Exactly as they appear, copy the lines from the start of the entries below to the line containing "91.9 | 0.34 |", both ends included.

Dataset entries:
___
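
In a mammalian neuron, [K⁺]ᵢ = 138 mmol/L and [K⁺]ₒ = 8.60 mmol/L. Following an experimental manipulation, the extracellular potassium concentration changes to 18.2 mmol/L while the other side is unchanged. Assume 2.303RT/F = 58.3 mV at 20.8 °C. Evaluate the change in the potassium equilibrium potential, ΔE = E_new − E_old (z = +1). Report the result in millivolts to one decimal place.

E_old = (58.3/1)·log₁₀(8.60/138) = -70.27 mV
E_new = (58.3/1)·log₁₀(18.2/138) = -51.29 mV
ΔE = -51.29 − (-70.27) = 18.98 mV

19.0 mV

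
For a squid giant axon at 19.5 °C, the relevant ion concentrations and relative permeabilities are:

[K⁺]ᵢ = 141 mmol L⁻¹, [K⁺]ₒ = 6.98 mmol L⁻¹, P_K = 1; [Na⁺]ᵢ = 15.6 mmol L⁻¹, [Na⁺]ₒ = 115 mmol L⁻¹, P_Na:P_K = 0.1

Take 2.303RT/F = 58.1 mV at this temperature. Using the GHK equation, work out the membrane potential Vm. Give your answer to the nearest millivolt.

Vm = 58.1 · log₁₀[(Σ P·[cation]ₒ + Σ P·[anion]ᵢ) / (Σ P·[cation]ᵢ + Σ P·[anion]ₒ)]
Numerator = 1×6.98 + 0.1×115 = 18.48
Denominator = 1×141 + 0.1×15.6 = 142.6
Vm = 58.1 · log₁₀(0.12963) = 58.1 × (-0.8873) = -51.55 mV

-52 mV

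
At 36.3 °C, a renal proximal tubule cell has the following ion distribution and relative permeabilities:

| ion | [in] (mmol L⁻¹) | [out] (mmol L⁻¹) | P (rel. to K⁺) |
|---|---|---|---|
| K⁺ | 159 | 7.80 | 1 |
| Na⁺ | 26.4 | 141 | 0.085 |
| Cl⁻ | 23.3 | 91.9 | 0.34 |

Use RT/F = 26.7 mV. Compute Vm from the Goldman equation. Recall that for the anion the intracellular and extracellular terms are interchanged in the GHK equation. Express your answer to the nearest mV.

-52 mV

Vm = 26.7 · ln[(Σ P·[cation]ₒ + Σ P·[anion]ᵢ) / (Σ P·[cation]ᵢ + Σ P·[anion]ₒ)]
Numerator = 1×7.80 + 0.085×141 + 0.34×23.3 = 27.71
Denominator = 1×159 + 0.085×26.4 + 0.34×91.9 = 192.5
Vm = 26.7 · ln(0.14394) = 26.7 × (-1.9384) = -51.75 mV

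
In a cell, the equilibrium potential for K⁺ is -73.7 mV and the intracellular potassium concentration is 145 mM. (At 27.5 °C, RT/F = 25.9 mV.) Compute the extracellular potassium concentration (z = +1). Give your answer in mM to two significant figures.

8.4 mM

Nernst: E = (25.9/1) · ln([out]/[in]), so ln([out]/[in]) = -73.7 × 1 / 25.9 = -2.8456.
[out]/[in] = e^(-2.8456) = 0.0581.
[out] = 0.0581 × 145 = 8.425 mM.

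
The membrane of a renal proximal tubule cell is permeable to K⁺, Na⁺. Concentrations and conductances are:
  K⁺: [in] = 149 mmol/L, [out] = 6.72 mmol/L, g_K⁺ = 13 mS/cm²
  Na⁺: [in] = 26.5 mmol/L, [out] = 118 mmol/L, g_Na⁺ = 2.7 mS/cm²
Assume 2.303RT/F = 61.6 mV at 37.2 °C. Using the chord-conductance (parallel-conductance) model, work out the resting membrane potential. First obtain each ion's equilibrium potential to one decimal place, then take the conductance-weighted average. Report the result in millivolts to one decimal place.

-61.8 mV

E_K⁺ = (61.6/1)·log₁₀(6.72/149) = -82.9 mV
E_Na⁺ = (61.6/1)·log₁₀(118/26.5) = 40.0 mV
Vm = (Σ gᵢEᵢ)/(Σ gᵢ) = (13·-82.9 + 2.7·40.0) / (13 + 2.7)
= -969.70 / 15.7 = -61.76 mV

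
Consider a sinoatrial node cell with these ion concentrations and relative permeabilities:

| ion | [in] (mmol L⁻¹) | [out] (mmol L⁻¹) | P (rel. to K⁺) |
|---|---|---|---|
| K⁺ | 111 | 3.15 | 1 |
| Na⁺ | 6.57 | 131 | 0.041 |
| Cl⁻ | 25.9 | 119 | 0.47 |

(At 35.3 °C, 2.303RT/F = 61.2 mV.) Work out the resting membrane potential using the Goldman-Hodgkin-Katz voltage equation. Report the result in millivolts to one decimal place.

-55.5 mV

Vm = 61.2 · log₁₀[(Σ P·[cation]ₒ + Σ P·[anion]ᵢ) / (Σ P·[cation]ᵢ + Σ P·[anion]ₒ)]
Numerator = 1×3.15 + 0.041×131 + 0.47×25.9 = 20.69
Denominator = 1×111 + 0.041×6.57 + 0.47×119 = 167.2
Vm = 61.2 · log₁₀(0.12377) = 61.2 × (-0.9074) = -55.53 mV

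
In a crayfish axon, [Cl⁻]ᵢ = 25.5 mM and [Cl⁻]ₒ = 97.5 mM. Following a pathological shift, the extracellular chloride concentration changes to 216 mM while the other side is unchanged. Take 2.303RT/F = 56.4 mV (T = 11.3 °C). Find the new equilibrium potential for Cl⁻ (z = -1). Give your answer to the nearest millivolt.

After the shift: [Cl⁻]_out = 216, [Cl⁻]_in = 25.5 mM.
E_new = (56.4/-1)·log₁₀(216/25.5) = -56.40 · (0.9279) = -52.33 mV

-52 mV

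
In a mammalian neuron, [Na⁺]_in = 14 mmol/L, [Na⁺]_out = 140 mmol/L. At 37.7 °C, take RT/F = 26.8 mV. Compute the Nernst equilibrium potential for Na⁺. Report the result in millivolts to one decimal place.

61.7 mV

E = (26.8/z) · ln([Na⁺]_out/[Na⁺]_in) with z = +1.
= (26.8/1) · ln(140/14) = 26.80 · ln(10)
= 26.80 · (2.3026) = 61.71 mV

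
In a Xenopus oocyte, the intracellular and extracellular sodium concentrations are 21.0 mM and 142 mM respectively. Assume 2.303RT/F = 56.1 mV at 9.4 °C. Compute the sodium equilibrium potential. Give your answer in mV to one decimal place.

E = (56.1/z) · log₁₀([Na⁺]_out/[Na⁺]_in) with z = +1.
= (56.1/1) · log₁₀(142/21.0) = 56.10 · log₁₀(6.762)
= 56.10 · (0.8301) = 46.57 mV

46.6 mV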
___
### OUTPUT FOR THIS EXERCISE
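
In a mammalian neuron, [K⁺]ᵢ = 138 mmol/L and [K⁺]ₒ = 8.60 mmol/L. Following an experimental manipulation, the extracellular potassium concentration changes to 18.2 mmol/L while the other side is unchanged. Assume 2.303RT/F = 58.3 mV at 20.8 °C. Evaluate the change in the potassium equilibrium potential, ΔE = E_new − E_old (z = +1). Report the result in millivolts to one decimal place.

E_old = (58.3/1)·log₁₀(8.60/138) = -70.27 mV
E_new = (58.3/1)·log₁₀(18.2/138) = -51.29 mV
ΔE = -51.29 − (-70.27) = 18.98 mV

19.0 mV

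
For a squid giant axon at 19.5 °C, the relevant ion concentrations and relative permeabilities are:

[K⁺]ᵢ = 141 mmol L⁻¹, [K⁺]ₒ = 6.98 mmol L⁻¹, P_K = 1; [Na⁺]ᵢ = 15.6 mmol L⁻¹, [Na⁺]ₒ = 115 mmol L⁻¹, P_Na:P_K = 0.1

Take 2.303RT/F = 58.1 mV at this temperature. Using the GHK equation, work out the membrane potential Vm. Give your answer to the nearest millivolt.

Vm = 58.1 · log₁₀[(Σ P·[cation]ₒ + Σ P·[anion]ᵢ) / (Σ P·[cation]ᵢ + Σ P·[anion]ₒ)]
Numerator = 1×6.98 + 0.1×115 = 18.48
Denominator = 1×141 + 0.1×15.6 = 142.6
Vm = 58.1 · log₁₀(0.12963) = 58.1 × (-0.8873) = -51.55 mV

-52 mV

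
At 36.3 °C, a renal proximal tubule cell has the following ion distribution and relative permeabilities:

| ion | [in] (mmol L⁻¹) | [out] (mmol L⁻¹) | P (rel. to K⁺) |
|---|---|---|---|
| K⁺ | 159 | 7.80 | 1 |
| Na⁺ | 26.4 | 141 | 0.085 |
| Cl⁻ | 23.3 | 91.9 | 0.34 |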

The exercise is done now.